Restate the entries word for word, omitting nothing.
--------------------------------------------------
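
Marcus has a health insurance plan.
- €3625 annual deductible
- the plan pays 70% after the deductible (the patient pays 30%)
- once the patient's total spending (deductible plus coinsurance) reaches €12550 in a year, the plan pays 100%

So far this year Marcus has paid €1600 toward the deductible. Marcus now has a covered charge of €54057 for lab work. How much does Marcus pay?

€1600 of the €3625 deductible is already met, leaving €2025.
After the €2025 deductible portion, €54057 − €2025 = €52032 is subject to coinsurance.
Coinsurance: €52032 × 30% = €15609.60.
So the patient owes €2025 + €15609.60 = €17634.60 before any cap.
Year-to-date out-of-pocket would reach €1600 + €17634.60 = €19234.60, above the €12550 maximum, so the patient pays only €12550 − €1600 = €10950.

€10950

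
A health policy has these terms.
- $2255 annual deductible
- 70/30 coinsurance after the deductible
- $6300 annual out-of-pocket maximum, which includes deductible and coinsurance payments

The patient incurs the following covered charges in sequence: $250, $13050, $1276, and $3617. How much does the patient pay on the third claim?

Claim 1 — $250: all of it applies to the deductible. Cost to patient: $250. OOP to date $250.
Claim 2 — $13050: $2005 finishes the deductible; $11045 goes to coinsurance; patient's 30% is $3313.50. Cost to patient: $5318.50. OOP to date $5568.50.
Claim 3 — $1276: deductible met; 30% of $1276 = $382.80. Patient pays $382.80; OOP now $5951.30.

$382.80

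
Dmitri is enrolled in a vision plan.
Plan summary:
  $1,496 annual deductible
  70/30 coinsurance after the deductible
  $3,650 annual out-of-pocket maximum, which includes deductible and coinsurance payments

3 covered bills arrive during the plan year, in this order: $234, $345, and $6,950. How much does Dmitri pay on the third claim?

$2,726.90

Bill 1, $234: all of it applies to the deductible. Cost to member: $234. OOP to date $234.
Bill 2, $345: fully absorbed by the deductible. Member owes $345 (running OOP $579).
Bill 3, $6,950: $917 finishes the deductible; $6,033 goes to coinsurance; member's 30% is $1,809.90. Cost to member: $2,726.90. OOP to date $3,305.90.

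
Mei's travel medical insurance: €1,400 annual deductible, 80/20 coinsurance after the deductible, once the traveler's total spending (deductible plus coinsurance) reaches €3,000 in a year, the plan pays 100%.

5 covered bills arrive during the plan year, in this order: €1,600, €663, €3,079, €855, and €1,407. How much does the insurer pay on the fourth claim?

€684

Claim 1 (€1,600): deductible takes €1,400, €200 remains; coinsurance €200 × 20% = €40. Traveler owes €1,440 (running OOP €1,440). Insurer: €1,600 − €1,440 = €160.
Claim 2 (€663): 20% coinsurance on €663 = €132.60. Traveler pays €132.60; OOP now €1,572.60. Insurer: €663 − €132.60 = €530.40.
Claim 3 (€3,079): deductible already satisfied, so traveler's share is 20% × €3,079 = €615.80. Traveler pays €615.80; OOP now €2,188.40. Insurer: €3,079 − €615.80 = €2,463.20.
Claim 4 (€855): deductible already satisfied, so traveler's share is 20% × €855 = €171. Cost to traveler: €171. OOP to date €2,359.40. Insurer: €855 − €171 = €684.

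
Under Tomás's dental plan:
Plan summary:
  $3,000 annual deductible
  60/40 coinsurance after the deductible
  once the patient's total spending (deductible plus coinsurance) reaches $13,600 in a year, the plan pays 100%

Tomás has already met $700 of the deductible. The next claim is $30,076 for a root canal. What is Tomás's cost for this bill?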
--------------------------------------------------
◆ **Solved exercise**
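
Marcus has a health insurance plan.
- €3625 annual deductible
- the plan pays 70% after the deductible (the patient pays 30%)
- once the patient's total spending (deductible plus coinsurance) reaches €12550 in a year, the plan pays 100%

So far this year Marcus has paid €1600 toward the deductible. Marcus now has a covered charge of €54057 for lab work. How much does Marcus pay?

€1600 of the €3625 deductible is already met, leaving €2025.
After the €2025 deductible portion, €54057 − €2025 = €52032 is subject to coinsurance.
Coinsurance: €52032 × 30% = €15609.60.
So the patient owes €2025 + €15609.60 = €17634.60 before any cap.
Year-to-date out-of-pocket would reach €1600 + €17634.60 = €19234.60, above the €12550 maximum, so the patient pays only €12550 − €1600 = €10950.

€10950

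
A health policy has these terms.
- $2255 annual deductible
- 70/30 coinsurance after the deductible
- $6300 annual out-of-pocket maximum, which includes deductible and coinsurance payments

The patient incurs the following covered charges in sequence: $250, $13050, $1276, and $3617. How much does the patient pay on the third claim?

Claim 1 — $250: all of it applies to the deductible. Cost to patient: $250. OOP to date $250.
Claim 2 — $13050: $2005 finishes the deductible; $11045 goes to coinsurance; patient's 30% is $3313.50. Cost to patient: $5318.50. OOP to date $5568.50.
Claim 3 — $1276: deductible met; 30% of $1276 = $382.80. Patient pays $382.80; OOP now $5951.30.

$382.80

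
Dmitri is enrolled in a vision plan.
Plan summary:
  $1,496 annual deductible
  70/30 coinsurance after the deductible
  $3,650 annual out-of-pocket maximum, which includes deductible and coinsurance payments

3 covered bills arrive during the plan year, in this order: $234, $345, and $6,950. How much does Dmitri pay on the third claim?

$2,726.90

Bill 1, $234: all of it applies to the deductible. Cost to member: $234. OOP to date $234.
Bill 2, $345: fully absorbed by the deductible. Member owes $345 (running OOP $579).
Bill 3, $6,950: $917 finishes the deductible; $6,033 goes to coinsurance; member's 30% is $1,809.90. Cost to member: $2,726.90. OOP to date $3,305.90.

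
Mei's travel medical insurance: €1,400 annual deductible, 80/20 coinsurance after the deductible, once the traveler's total spending (deductible plus coinsurance) reaches €3,000 in a year, the plan pays 100%.

5 covered bills arrive during the plan year, in this order: €1,600, €663, €3,079, €855, and €1,407. How much does the insurer pay on the fourth claim?

€684

Claim 1 (€1,600): deductible takes €1,400, €200 remains; coinsurance €200 × 20% = €40. Traveler owes €1,440 (running OOP €1,440). Insurer: €1,600 − €1,440 = €160.
Claim 2 (€663): 20% coinsurance on €663 = €132.60. Traveler pays €132.60; OOP now €1,572.60. Insurer: €663 − €132.60 = €530.40.
Claim 3 (€3,079): deductible already satisfied, so traveler's share is 20% × €3,079 = €615.80. Traveler pays €615.80; OOP now €2,188.40. Insurer: €3,079 − €615.80 = €2,463.20.
Claim 4 (€855): deductible already satisfied, so traveler's share is 20% × €855 = €171. Cost to traveler: €171. OOP to date €2,359.40. Insurer: €855 − €171 = €684.

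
Under Tomás's dental plan:
Plan summary:
  $3,000 annual deductible
  60/40 coinsurance after the deductible
  once the patient's total spending (deductible plus coinsurance) reaches $13,600 in a year, the plan pays 100%

Tomás has already met $700 of the deductible. The next claim is $30,076 for a root canal. What is Tomás's cost for this bill?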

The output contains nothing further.